**Working data**
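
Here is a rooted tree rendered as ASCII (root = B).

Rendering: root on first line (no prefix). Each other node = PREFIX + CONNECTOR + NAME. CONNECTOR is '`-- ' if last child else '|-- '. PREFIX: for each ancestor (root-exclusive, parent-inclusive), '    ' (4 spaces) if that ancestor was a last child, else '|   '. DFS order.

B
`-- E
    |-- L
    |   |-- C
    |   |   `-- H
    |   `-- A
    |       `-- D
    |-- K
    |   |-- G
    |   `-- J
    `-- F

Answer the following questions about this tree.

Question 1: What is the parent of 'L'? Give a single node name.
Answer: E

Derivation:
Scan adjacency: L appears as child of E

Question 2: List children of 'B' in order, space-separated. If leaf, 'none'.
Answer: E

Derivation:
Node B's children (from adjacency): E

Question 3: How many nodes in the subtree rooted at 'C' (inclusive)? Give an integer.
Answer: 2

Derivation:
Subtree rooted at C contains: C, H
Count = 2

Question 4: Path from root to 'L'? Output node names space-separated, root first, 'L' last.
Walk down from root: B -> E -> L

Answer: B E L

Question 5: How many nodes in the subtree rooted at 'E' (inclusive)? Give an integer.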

* * *

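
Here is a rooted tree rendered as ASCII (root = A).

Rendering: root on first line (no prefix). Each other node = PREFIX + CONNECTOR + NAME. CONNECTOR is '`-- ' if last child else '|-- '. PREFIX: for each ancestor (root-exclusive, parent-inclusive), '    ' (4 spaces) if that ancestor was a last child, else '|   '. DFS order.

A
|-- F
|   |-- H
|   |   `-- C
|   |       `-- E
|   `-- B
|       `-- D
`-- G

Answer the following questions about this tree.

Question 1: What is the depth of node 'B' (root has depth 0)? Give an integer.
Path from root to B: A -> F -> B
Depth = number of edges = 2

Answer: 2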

--

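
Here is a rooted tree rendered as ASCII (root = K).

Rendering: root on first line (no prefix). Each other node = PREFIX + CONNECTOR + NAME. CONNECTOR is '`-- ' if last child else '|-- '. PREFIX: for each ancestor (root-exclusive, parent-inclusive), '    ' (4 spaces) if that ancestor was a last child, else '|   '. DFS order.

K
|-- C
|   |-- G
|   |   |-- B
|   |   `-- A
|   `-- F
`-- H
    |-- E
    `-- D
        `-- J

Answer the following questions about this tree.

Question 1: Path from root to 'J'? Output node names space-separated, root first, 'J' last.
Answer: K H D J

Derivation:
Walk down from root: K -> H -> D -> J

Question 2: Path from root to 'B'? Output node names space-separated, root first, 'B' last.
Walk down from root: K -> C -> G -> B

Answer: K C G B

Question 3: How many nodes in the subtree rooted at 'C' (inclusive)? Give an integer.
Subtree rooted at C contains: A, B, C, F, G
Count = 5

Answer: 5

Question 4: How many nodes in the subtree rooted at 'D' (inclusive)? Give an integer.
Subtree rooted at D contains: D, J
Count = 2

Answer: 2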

**Work instruction**
Pull out all lines from the listing that contain the string "ASCII".

**Solved problem**
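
Here is a rooted tree rendered as ASCII (root = B).
Here is a rooted tree rendered as ASCII (root = A).
Here is a rooted tree rendered as ASCII (root = K).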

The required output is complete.